Below are the records; restate all of them exactly.

#### Data for this exercise

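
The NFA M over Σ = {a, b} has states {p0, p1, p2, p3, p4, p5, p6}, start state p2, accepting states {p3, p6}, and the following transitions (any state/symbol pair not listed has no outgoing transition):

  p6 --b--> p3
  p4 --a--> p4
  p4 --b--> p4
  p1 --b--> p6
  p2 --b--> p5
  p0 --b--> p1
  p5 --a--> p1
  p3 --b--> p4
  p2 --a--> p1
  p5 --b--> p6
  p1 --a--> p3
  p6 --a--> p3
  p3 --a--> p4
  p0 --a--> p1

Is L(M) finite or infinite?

The useful states (reachable from p2 and able to reach an accepting state) are {p1, p2, p3, p5, p6}.
Restricted to these states the transition graph has no cycle, so every accepting path has bounded length and L is finite.

finite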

########

Response:
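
The NFA M over Σ = {a, b} has states {p0, p1, p2, p3, p4, p5, p6}, start state p2, accepting states {p3, p6}, and the following transitions (any state/symbol pair not listed has no outgoing transition):

  p6 --b--> p3
  p4 --a--> p4
  p4 --b--> p4
  p1 --b--> p6
  p2 --b--> p5
  p0 --b--> p1
  p5 --a--> p1
  p3 --b--> p4
  p2 --a--> p1
  p5 --b--> p6
  p1 --a--> p3
  p6 --a--> p3
  p3 --a--> p4
  p0 --a--> p1

Is L(M) finite or infinite?

The useful states (reachable from p2 and able to reach an accepting state) are {p1, p2, p3, p5, p6}.
Restricted to these states the transition graph has no cycle, so every accepting path has bounded length and L is finite.

finite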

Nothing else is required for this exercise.